EXERCISE INPUT:
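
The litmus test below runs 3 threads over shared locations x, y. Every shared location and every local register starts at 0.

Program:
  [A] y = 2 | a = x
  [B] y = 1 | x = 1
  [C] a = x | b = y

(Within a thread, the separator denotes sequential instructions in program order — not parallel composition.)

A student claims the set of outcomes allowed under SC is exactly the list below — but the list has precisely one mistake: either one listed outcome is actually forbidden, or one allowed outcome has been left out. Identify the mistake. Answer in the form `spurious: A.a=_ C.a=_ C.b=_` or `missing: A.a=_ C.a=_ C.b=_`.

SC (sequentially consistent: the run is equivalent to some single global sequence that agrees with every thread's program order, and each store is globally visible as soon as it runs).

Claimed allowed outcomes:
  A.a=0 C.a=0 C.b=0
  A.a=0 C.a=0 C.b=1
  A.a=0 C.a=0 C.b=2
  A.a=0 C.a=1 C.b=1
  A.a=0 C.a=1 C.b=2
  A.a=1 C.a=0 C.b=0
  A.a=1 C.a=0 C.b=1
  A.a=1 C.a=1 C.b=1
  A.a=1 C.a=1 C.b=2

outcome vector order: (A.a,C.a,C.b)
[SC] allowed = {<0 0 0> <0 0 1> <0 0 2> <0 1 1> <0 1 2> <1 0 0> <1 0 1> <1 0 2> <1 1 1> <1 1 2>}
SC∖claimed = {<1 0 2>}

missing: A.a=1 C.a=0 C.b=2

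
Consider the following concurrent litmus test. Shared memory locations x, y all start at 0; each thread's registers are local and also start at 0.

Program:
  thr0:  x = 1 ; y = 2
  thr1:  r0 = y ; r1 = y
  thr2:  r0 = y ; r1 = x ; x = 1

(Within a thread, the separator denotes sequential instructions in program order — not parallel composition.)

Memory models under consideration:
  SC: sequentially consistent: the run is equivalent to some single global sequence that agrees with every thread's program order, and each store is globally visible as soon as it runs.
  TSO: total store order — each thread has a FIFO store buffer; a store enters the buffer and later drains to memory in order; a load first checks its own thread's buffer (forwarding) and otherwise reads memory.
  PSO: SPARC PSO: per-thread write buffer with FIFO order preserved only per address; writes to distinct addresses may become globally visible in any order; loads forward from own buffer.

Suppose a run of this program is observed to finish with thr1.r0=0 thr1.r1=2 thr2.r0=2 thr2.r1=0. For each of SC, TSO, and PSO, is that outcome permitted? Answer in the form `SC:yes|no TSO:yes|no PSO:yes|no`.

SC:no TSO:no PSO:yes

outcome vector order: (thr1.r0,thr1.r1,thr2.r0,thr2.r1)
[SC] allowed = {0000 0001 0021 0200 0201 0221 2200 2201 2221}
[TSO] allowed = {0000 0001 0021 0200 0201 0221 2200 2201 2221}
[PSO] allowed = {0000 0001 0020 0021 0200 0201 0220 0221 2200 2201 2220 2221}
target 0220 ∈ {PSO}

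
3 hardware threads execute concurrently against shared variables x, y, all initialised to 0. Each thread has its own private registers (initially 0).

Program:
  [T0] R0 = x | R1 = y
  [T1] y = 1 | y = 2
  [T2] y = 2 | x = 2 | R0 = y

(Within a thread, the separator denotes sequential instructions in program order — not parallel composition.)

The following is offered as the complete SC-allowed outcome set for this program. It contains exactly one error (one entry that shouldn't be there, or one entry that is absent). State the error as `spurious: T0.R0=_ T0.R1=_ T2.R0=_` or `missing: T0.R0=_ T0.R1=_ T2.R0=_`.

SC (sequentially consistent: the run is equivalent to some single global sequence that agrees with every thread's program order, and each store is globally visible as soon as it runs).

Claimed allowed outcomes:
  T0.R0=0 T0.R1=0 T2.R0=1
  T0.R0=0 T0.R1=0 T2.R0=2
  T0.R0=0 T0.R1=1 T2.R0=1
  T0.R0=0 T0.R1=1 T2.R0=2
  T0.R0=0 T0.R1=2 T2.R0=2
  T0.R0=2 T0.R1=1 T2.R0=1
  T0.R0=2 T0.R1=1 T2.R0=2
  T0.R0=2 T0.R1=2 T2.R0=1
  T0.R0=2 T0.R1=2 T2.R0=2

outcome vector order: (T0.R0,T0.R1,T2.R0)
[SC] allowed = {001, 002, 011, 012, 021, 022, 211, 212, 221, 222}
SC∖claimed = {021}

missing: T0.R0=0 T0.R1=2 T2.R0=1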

TASK:
Reproduce the whole listing, exactly.

TASK ANSWER:
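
The litmus test below runs 3 threads over shared locations x, y. Every shared location and every local register starts at 0.

Program:
  [A] y = 2 | a = x
  [B] y = 1 | x = 1
  [C] a = x | b = y

(Within a thread, the separator denotes sequential instructions in program order — not parallel composition.)

A student claims the set of outcomes allowed under SC is exactly the list below — but the list has precisely one mistake: either one listed outcome is actually forbidden, or one allowed outcome has been left out. Identify the mistake. Answer in the form `spurious: A.a=_ C.a=_ C.b=_` or `missing: A.a=_ C.a=_ C.b=_`.

SC (sequentially consistent: the run is equivalent to some single global sequence that agrees with every thread's program order, and each store is globally visible as soon as it runs).

Claimed allowed outcomes:
  A.a=0 C.a=0 C.b=0
  A.a=0 C.a=0 C.b=1
  A.a=0 C.a=0 C.b=2
  A.a=0 C.a=1 C.b=1
  A.a=0 C.a=1 C.b=2
  A.a=1 C.a=0 C.b=0
  A.a=1 C.a=0 C.b=1
  A.a=1 C.a=1 C.b=1
  A.a=1 C.a=1 C.b=2

outcome vector order: (A.a,C.a,C.b)
[SC] allowed = {<0 0 0> <0 0 1> <0 0 2> <0 1 1> <0 1 2> <1 0 0> <1 0 1> <1 0 2> <1 1 1> <1 1 2>}
SC∖claimed = {<1 0 2>}

missing: A.a=1 C.a=0 C.b=2

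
Consider the following concurrent litmus test. Shared memory locations x, y all start at 0; each thread's registers are local and also start at 0.

Program:
  thr0:  x = 1 ; y = 2
  thr1:  r0 = y ; r1 = y
  thr2:  r0 = y ; r1 = x ; x = 1

(Within a thread, the separator denotes sequential instructions in program order — not parallel composition.)

Memory models under consideration:
  SC: sequentially consistent: the run is equivalent to some single global sequence that agrees with every thread's program order, and each store is globally visible as soon as it runs.
  TSO: total store order — each thread has a FIFO store buffer; a store enters the buffer and later drains to memory in order; a load first checks its own thread's buffer (forwarding) and otherwise reads memory.
  PSO: SPARC PSO: per-thread write buffer with FIFO order preserved only per address; writes to distinct addresses may become globally visible in any order; loads forward from own buffer.

Suppose a run of this program is observed to finish with thr1.r0=0 thr1.r1=2 thr2.r0=2 thr2.r1=0. For each of SC, TSO, and PSO, is that outcome permitted? Answer in the form `SC:yes|no TSO:yes|no PSO:yes|no`.

SC:no TSO:no PSO:yes

outcome vector order: (thr1.r0,thr1.r1,thr2.r0,thr2.r1)
[SC] allowed = {0000 0001 0021 0200 0201 0221 2200 2201 2221}
[TSO] allowed = {0000 0001 0021 0200 0201 0221 2200 2201 2221}
[PSO] allowed = {0000 0001 0020 0021 0200 0201 0220 0221 2200 2201 2220 2221}
target 0220 ∈ {PSO}

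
3 hardware threads execute concurrently against shared variables x, y, all initialised to 0. Each thread has its own private registers (initially 0).

Program:
  [T0] R0 = x | R1 = y
  [T1] y = 1 | y = 2
  [T2] y = 2 | x = 2 | R0 = y

(Within a thread, the separator denotes sequential instructions in program order — not parallel composition.)

The following is offered as the complete SC-allowed outcome set for this program. It contains exactly one error (one entry that shouldn't be there, or one entry that is absent). State the error as `spurious: T0.R0=_ T0.R1=_ T2.R0=_` or `missing: T0.R0=_ T0.R1=_ T2.R0=_`.

SC (sequentially consistent: the run is equivalent to some single global sequence that agrees with every thread's program order, and each store is globally visible as soon as it runs).

Claimed allowed outcomes:
  T0.R0=0 T0.R1=0 T2.R0=1
  T0.R0=0 T0.R1=0 T2.R0=2
  T0.R0=0 T0.R1=1 T2.R0=1
  T0.R0=0 T0.R1=1 T2.R0=2
  T0.R0=0 T0.R1=2 T2.R0=2
  T0.R0=2 T0.R1=1 T2.R0=1
  T0.R0=2 T0.R1=1 T2.R0=2
  T0.R0=2 T0.R1=2 T2.R0=1
  T0.R0=2 T0.R1=2 T2.R0=2

outcome vector order: (T0.R0,T0.R1,T2.R0)
[SC] allowed = {001, 002, 011, 012, 021, 022, 211, 212, 221, 222}
SC∖claimed = {021}

missing: T0.R0=0 T0.R1=2 T2.R0=1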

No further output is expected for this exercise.